• [DIRECTIONS] Produce as output only the lines below starting at the line with "Output: [5, -55, -65, -75, -115, -225]" and continuing through the line with "current value; each", each one exactly as written.

• [DATA SHOWN]
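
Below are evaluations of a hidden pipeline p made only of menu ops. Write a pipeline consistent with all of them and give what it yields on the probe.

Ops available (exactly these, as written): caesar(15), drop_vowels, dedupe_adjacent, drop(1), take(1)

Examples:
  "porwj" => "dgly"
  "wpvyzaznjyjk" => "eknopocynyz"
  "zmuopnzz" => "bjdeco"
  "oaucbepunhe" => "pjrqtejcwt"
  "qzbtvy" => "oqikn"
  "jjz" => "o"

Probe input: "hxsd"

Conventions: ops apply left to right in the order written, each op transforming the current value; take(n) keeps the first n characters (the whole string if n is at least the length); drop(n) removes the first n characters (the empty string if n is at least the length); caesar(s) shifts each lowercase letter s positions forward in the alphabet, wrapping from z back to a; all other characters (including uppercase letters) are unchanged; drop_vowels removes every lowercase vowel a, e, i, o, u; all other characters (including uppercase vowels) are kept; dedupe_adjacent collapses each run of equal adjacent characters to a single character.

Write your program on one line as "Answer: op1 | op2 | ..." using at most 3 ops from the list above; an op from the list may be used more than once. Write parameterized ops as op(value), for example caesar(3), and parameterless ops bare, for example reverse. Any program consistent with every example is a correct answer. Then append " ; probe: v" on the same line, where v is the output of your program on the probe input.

dedupe_adjacent | drop(1) | caesar(15) ; probe: "mhs"

Check, running the answer program on each example:
  "porwj" -> "porwj" -> "orwj" -> "dgly"
  "wpvyzaznjyjk" -> "wpvyzaznjyjk" -> "pvyzaznjyjk" -> "eknopocynyz"
  "zmuopnzz" -> "zmuopnz" -> "muopnz" -> "bjdeco"
  "oaucbepunhe" -> "oaucbepunhe" -> "aucbepunhe" -> "pjrqtejcwt"
  "qzbtvy" -> "qzbtvy" -> "zbtvy" -> "oqikn"
  "jjz" -> "jz" -> "z" -> "o"
  probe: "hxsd" -> "hxsd" -> "xsd" -> "mhs"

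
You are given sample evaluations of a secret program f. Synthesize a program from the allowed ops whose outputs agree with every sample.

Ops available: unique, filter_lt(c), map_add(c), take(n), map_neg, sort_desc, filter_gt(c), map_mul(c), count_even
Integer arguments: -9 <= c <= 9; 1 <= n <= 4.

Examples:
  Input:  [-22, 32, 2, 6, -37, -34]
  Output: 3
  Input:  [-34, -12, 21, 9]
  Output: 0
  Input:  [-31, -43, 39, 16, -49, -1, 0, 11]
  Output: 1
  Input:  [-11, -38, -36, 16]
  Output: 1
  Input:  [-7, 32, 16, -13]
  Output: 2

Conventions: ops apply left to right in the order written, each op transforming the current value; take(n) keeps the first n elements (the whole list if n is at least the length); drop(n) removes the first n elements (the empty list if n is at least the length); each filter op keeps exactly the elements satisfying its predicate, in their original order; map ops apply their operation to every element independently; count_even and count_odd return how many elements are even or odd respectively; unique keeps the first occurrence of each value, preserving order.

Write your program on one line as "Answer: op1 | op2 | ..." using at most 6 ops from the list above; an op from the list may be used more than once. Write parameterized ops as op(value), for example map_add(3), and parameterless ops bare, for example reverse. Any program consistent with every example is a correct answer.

sort_desc | take(3) | map_neg | filter_lt(7) | map_neg | count_even

Check, running the answer program on each example:
  [-22, 32, 2, 6, -37, -34] -> [32, 6, 2, -22, -34, -37] -> [32, 6, 2] -> [-32, -6, -2] -> [-32, -6, -2] -> [32, 6, 2] -> 3
  [-34, -12, 21, 9] -> [21, 9, -12, -34] -> [21, 9, -12] -> [-21, -9, 12] -> [-21, -9] -> [21, 9] -> 0
  [-31, -43, 39, 16, -49, -1, 0, 11] -> [39, 16, 11, 0, -1, -31, -43, -49] -> [39, 16, 11] -> [-39, -16, -11] -> [-39, -16, -11] -> [39, 16, 11] -> 1
  [-11, -38, -36, 16] -> [16, -11, -36, -38] -> [16, -11, -36] -> [-16, 11, 36] -> [-16] -> [16] -> 1
  [-7, 32, 16, -13] -> [32, 16, -7, -13] -> [32, 16, -7] -> [-32, -16, 7] -> [-32, -16] -> [32, 16] -> 2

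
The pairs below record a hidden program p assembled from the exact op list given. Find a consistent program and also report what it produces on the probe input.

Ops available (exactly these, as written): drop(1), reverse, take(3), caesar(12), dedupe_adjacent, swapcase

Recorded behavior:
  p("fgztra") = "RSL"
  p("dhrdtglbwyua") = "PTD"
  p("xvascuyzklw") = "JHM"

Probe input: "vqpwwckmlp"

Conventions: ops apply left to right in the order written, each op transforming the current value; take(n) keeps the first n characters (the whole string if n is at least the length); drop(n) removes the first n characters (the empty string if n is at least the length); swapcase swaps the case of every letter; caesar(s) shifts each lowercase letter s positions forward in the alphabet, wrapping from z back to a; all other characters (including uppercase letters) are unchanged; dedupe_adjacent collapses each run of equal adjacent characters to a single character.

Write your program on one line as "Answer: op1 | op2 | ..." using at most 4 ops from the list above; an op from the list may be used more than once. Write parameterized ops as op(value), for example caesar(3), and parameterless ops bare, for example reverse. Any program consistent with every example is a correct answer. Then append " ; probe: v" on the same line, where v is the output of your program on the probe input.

caesar(12) | swapcase | take(3) ; probe: "HCB"

Check, running the answer program on each example:
  "fgztra" -> "rslfdm" -> "RSLFDM" -> "RSL"
  "dhrdtglbwyua" -> "ptdpfsxnikgm" -> "PTDPFSXNIKGM" -> "PTD"
  "xvascuyzklw" -> "jhmeogklwxi" -> "JHMEOGKLWXI" -> "JHM"
  probe: "vqpwwckmlp" -> "hcbiiowyxb" -> "HCBIIOWYXB" -> "HCB"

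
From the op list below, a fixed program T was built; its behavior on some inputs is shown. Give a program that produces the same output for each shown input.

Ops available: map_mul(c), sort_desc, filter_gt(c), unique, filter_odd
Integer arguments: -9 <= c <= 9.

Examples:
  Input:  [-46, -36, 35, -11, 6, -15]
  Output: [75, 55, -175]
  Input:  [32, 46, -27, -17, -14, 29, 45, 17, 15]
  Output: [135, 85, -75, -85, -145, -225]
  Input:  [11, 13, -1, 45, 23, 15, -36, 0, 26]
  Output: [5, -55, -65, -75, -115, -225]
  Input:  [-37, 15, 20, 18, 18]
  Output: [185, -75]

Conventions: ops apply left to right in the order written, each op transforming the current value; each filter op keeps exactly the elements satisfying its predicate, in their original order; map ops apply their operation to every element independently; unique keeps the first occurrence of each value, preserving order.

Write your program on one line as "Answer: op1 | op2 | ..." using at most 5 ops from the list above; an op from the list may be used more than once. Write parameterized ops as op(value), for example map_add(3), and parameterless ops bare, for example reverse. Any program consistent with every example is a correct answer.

sort_desc | map_mul(-5) | unique | sort_desc | filter_odd

Check, running the answer program on each example:
  [-46, -36, 35, -11, 6, -15] -> [35, 6, -11, -15, -36, -46] -> [-175, -30, 55, 75, 180, 230] -> [-175, -30, 55, 75, 180, 230] -> [230, 180, 75, 55, -30, -175] -> [75, 55, -175]
  [32, 46, -27, -17, -14, 29, 45, 17, 15] -> [46, 45, 32, 29, 17, 15, -14, -17, -27] -> [-230, -225, -160, -145, -85, -75, 70, 85, 135] -> [-230, -225, -160, -145, -85, -75, 70, 85, 135] -> [135, 85, 70, -75, -85, -145, -160, -225, -230] -> [135, 85, -75, -85, -145, -225]
  [11, 13, -1, 45, 23, 15, -36, 0, 26] -> [45, 26, 23, 15, 13, 11, 0, -1, -36] -> [-225, -130, -115, -75, -65, -55, 0, 5, 180] -> [-225, -130, -115, -75, -65, -55, 0, 5, 180] -> [180, 5, 0, -55, -65, -75, -115, -130, -225] -> [5, -55, -65, -75, -115, -225]
  [-37, 15, 20, 18, 18] -> [20, 18, 18, 15, -37] -> [-100, -90, -90, -75, 185] -> [-100, -90, -75, 185] -> [185, -75, -90, -100] -> [185, -75]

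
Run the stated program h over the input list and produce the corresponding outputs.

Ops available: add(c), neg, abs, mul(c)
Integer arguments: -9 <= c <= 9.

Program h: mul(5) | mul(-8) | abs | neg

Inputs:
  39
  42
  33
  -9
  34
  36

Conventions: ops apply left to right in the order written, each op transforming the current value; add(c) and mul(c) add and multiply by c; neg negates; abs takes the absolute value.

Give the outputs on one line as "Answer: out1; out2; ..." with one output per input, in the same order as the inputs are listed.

Execution, op by op:
  39 -> 195 -> -1560 -> 1560 -> -1560
  42 -> 210 -> -1680 -> 1680 -> -1680
  33 -> 165 -> -1320 -> 1320 -> -1320
  -9 -> -45 -> 360 -> 360 -> -360
  34 -> 170 -> -1360 -> 1360 -> -1360
  36 -> 180 -> -1440 -> 1440 -> -1440

-1560; -1680; -1320; -360; -1360; -1440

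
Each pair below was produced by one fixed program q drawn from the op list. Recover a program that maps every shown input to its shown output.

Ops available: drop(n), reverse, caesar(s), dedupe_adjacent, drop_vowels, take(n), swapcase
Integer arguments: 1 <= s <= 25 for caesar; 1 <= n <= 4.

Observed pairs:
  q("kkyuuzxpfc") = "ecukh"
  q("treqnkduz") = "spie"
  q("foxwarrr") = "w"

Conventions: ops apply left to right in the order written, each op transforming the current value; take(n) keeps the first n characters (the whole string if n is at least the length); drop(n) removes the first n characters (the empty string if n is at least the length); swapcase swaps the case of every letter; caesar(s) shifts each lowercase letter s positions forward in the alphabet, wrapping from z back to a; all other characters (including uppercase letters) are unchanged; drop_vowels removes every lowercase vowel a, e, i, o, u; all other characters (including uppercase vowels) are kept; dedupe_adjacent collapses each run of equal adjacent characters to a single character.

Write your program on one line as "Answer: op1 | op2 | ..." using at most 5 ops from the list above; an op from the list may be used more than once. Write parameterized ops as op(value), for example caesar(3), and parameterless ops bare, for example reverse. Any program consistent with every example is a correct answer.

drop(4) | drop_vowels | dedupe_adjacent | caesar(5)

Check, running the answer program on each example:
  "kkyuuzxpfc" -> "uzxpfc" -> "zxpfc" -> "zxpfc" -> "ecukh"
  "treqnkduz" -> "nkduz" -> "nkdz" -> "nkdz" -> "spie"
  "foxwarrr" -> "arrr" -> "rrr" -> "r" -> "w"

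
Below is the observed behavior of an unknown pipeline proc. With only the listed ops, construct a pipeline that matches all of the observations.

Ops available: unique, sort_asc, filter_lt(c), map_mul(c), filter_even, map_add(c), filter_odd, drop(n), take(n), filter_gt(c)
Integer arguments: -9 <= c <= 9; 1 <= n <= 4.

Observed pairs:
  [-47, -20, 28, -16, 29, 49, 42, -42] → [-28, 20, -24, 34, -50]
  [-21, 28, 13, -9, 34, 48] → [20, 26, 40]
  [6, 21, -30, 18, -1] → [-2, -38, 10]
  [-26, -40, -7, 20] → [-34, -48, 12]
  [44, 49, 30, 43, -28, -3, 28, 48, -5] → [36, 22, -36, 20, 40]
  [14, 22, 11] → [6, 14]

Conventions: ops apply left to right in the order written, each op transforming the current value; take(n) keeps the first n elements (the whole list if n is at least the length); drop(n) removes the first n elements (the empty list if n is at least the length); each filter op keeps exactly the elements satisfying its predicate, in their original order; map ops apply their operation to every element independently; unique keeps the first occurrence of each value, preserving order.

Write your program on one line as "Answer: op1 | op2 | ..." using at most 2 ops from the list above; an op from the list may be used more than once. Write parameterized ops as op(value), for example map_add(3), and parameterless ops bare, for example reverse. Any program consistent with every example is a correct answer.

map_add(-8) | filter_even

Check, running the answer program on each example:
  [-47, -20, 28, -16, 29, 49, 42, -42] -> [-55, -28, 20, -24, 21, 41, 34, -50] -> [-28, 20, -24, 34, -50]
  [-21, 28, 13, -9, 34, 48] -> [-29, 20, 5, -17, 26, 40] -> [20, 26, 40]
  [6, 21, -30, 18, -1] -> [-2, 13, -38, 10, -9] -> [-2, -38, 10]
  [-26, -40, -7, 20] -> [-34, -48, -15, 12] -> [-34, -48, 12]
  [44, 49, 30, 43, -28, -3, 28, 48, -5] -> [36, 41, 22, 35, -36, -11, 20, 40, -13] -> [36, 22, -36, 20, 40]
  [14, 22, 11] -> [6, 14, 3] -> [6, 14]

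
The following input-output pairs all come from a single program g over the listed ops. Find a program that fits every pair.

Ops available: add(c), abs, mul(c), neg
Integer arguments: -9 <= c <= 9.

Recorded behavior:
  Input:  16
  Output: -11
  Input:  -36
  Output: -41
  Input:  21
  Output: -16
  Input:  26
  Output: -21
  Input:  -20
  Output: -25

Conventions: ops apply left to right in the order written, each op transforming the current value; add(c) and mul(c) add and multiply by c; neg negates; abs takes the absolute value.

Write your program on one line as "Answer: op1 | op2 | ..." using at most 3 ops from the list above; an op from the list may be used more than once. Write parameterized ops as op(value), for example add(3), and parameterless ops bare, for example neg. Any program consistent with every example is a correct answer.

add(-5) | abs | neg

Check, running the answer program on each example:
  16 -> 11 -> 11 -> -11
  -36 -> -41 -> 41 -> -41
  21 -> 16 -> 16 -> -16
  26 -> 21 -> 21 -> -21
  -20 -> -25 -> 25 -> -25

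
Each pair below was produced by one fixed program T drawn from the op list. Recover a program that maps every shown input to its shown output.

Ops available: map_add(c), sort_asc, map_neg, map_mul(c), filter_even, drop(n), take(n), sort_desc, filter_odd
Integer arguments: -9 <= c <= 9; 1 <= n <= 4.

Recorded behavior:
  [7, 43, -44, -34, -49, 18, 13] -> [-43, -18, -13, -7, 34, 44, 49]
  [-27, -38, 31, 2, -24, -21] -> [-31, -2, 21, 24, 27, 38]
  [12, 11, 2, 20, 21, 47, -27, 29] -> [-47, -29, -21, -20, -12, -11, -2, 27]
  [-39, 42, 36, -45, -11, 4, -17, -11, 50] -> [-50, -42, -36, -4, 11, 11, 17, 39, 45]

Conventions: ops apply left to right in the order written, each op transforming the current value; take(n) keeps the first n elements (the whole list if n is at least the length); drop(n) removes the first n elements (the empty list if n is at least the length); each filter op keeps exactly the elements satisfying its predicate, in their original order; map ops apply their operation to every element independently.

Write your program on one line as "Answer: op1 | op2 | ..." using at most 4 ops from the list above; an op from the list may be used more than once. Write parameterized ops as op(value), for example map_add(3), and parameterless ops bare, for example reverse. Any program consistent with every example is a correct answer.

sort_asc | map_neg | sort_asc

Check, running the answer program on each example:
  [7, 43, -44, -34, -49, 18, 13] -> [-49, -44, -34, 7, 13, 18, 43] -> [49, 44, 34, -7, -13, -18, -43] -> [-43, -18, -13, -7, 34, 44, 49]
  [-27, -38, 31, 2, -24, -21] -> [-38, -27, -24, -21, 2, 31] -> [38, 27, 24, 21, -2, -31] -> [-31, -2, 21, 24, 27, 38]
  [12, 11, 2, 20, 21, 47, -27, 29] -> [-27, 2, 11, 12, 20, 21, 29, 47] -> [27, -2, -11, -12, -20, -21, -29, -47] -> [-47, -29, -21, -20, -12, -11, -2, 27]
  [-39, 42, 36, -45, -11, 4, -17, -11, 50] -> [-45, -39, -17, -11, -11, 4, 36, 42, 50] -> [45, 39, 17, 11, 11, -4, -36, -42, -50] -> [-50, -42, -36, -4, 11, 11, 17, 39, 45]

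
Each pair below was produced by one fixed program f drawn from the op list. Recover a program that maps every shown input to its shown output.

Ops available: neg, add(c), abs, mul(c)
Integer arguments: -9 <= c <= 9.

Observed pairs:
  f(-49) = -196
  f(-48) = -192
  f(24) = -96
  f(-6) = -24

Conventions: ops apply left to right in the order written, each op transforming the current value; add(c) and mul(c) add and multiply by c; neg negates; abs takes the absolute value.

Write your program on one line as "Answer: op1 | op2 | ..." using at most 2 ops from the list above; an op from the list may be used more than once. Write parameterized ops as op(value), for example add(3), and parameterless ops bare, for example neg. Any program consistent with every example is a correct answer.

abs | mul(-4)

Check, running the answer program on each example:
  -49 -> 49 -> -196
  -48 -> 48 -> -192
  24 -> 24 -> -96
  -6 -> 6 -> -24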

• [RESPONSE]
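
  Output: [5, -55, -65, -75, -115, -225]
  Input:  [-37, 15, 20, 18, 18]
  Output: [185, -75]

Conventions: ops apply left to right in the order written, each op transforming the current value; each filter op keeps exactly the elements satisfying its predicate, in their original order; map ops apply their operation to every element independently; unique keeps the first occurrence of each value, preserving order.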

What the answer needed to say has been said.